Source records
=== Section Start ===
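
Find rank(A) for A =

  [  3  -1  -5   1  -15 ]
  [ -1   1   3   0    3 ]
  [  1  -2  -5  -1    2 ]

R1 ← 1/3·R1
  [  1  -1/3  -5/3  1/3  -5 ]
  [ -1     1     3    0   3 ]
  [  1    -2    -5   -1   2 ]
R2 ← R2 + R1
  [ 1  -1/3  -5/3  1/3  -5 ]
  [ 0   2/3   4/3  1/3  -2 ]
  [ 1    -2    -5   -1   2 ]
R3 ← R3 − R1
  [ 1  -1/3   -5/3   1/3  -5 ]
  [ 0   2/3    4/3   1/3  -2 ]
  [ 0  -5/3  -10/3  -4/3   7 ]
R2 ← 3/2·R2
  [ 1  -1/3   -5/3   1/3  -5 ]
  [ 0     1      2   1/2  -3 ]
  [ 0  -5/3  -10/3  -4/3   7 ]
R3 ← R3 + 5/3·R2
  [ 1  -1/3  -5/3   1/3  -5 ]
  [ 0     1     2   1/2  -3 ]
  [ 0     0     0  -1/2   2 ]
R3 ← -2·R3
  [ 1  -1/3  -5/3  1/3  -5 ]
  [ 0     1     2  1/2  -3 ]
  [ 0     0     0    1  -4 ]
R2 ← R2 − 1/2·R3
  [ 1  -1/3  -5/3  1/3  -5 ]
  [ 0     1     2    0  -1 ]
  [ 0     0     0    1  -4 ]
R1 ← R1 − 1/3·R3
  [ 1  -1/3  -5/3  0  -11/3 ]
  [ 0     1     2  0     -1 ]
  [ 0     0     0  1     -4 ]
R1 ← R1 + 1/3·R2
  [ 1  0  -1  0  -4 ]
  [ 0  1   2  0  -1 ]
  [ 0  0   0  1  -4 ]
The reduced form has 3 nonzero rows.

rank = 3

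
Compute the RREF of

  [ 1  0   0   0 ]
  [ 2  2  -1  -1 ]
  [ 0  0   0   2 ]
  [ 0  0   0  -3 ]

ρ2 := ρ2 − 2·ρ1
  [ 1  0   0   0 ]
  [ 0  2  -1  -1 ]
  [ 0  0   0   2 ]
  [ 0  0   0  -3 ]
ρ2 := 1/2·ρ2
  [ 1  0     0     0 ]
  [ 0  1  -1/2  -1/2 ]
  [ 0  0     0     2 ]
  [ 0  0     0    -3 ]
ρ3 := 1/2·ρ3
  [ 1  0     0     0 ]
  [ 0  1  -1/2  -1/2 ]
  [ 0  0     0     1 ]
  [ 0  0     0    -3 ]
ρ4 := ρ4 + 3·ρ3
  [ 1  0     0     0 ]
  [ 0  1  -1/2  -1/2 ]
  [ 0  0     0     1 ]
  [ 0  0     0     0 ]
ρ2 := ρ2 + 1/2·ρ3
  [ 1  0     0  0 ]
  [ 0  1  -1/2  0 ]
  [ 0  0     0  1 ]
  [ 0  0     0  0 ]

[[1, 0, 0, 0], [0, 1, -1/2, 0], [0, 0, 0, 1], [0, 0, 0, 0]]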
=== Section End ===
== EXERCISE AIM ==
Top to bottom, the records above must be output exactly.

== TASK ANSWER ==
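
Find rank(A) for A =

  [  3  -1  -5   1  -15 ]
  [ -1   1   3   0    3 ]
  [  1  -2  -5  -1    2 ]

R1 ← 1/3·R1
  [  1  -1/3  -5/3  1/3  -5 ]
  [ -1     1     3    0   3 ]
  [  1    -2    -5   -1   2 ]
R2 ← R2 + R1
  [ 1  -1/3  -5/3  1/3  -5 ]
  [ 0   2/3   4/3  1/3  -2 ]
  [ 1    -2    -5   -1   2 ]
R3 ← R3 − R1
  [ 1  -1/3   -5/3   1/3  -5 ]
  [ 0   2/3    4/3   1/3  -2 ]
  [ 0  -5/3  -10/3  -4/3   7 ]
R2 ← 3/2·R2
  [ 1  -1/3   -5/3   1/3  -5 ]
  [ 0     1      2   1/2  -3 ]
  [ 0  -5/3  -10/3  -4/3   7 ]
R3 ← R3 + 5/3·R2
  [ 1  -1/3  -5/3   1/3  -5 ]
  [ 0     1     2   1/2  -3 ]
  [ 0     0     0  -1/2   2 ]
R3 ← -2·R3
  [ 1  -1/3  -5/3  1/3  -5 ]
  [ 0     1     2  1/2  -3 ]
  [ 0     0     0    1  -4 ]
R2 ← R2 − 1/2·R3
  [ 1  -1/3  -5/3  1/3  -5 ]
  [ 0     1     2    0  -1 ]
  [ 0     0     0    1  -4 ]
R1 ← R1 − 1/3·R3
  [ 1  -1/3  -5/3  0  -11/3 ]
  [ 0     1     2  0     -1 ]
  [ 0     0     0  1     -4 ]
R1 ← R1 + 1/3·R2
  [ 1  0  -1  0  -4 ]
  [ 0  1   2  0  -1 ]
  [ 0  0   0  1  -4 ]
The reduced form has 3 nonzero rows.

rank = 3

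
Compute the RREF of

  [ 1  0   0   0 ]
  [ 2  2  -1  -1 ]
  [ 0  0   0   2 ]
  [ 0  0   0  -3 ]

ρ2 := ρ2 − 2·ρ1
  [ 1  0   0   0 ]
  [ 0  2  -1  -1 ]
  [ 0  0   0   2 ]
  [ 0  0   0  -3 ]
ρ2 := 1/2·ρ2
  [ 1  0     0     0 ]
  [ 0  1  -1/2  -1/2 ]
  [ 0  0     0     2 ]
  [ 0  0     0    -3 ]
ρ3 := 1/2·ρ3
  [ 1  0     0     0 ]
  [ 0  1  -1/2  -1/2 ]
  [ 0  0     0     1 ]
  [ 0  0     0    -3 ]
ρ4 := ρ4 + 3·ρ3
  [ 1  0     0     0 ]
  [ 0  1  -1/2  -1/2 ]
  [ 0  0     0     1 ]
  [ 0  0     0     0 ]
ρ2 := ρ2 + 1/2·ρ3
  [ 1  0     0  0 ]
  [ 0  1  -1/2  0 ]
  [ 0  0     0  1 ]
  [ 0  0     0  0 ]

[[1, 0, 0, 0], [0, 1, -1/2, 0], [0, 0, 0, 1], [0, 0, 0, 0]]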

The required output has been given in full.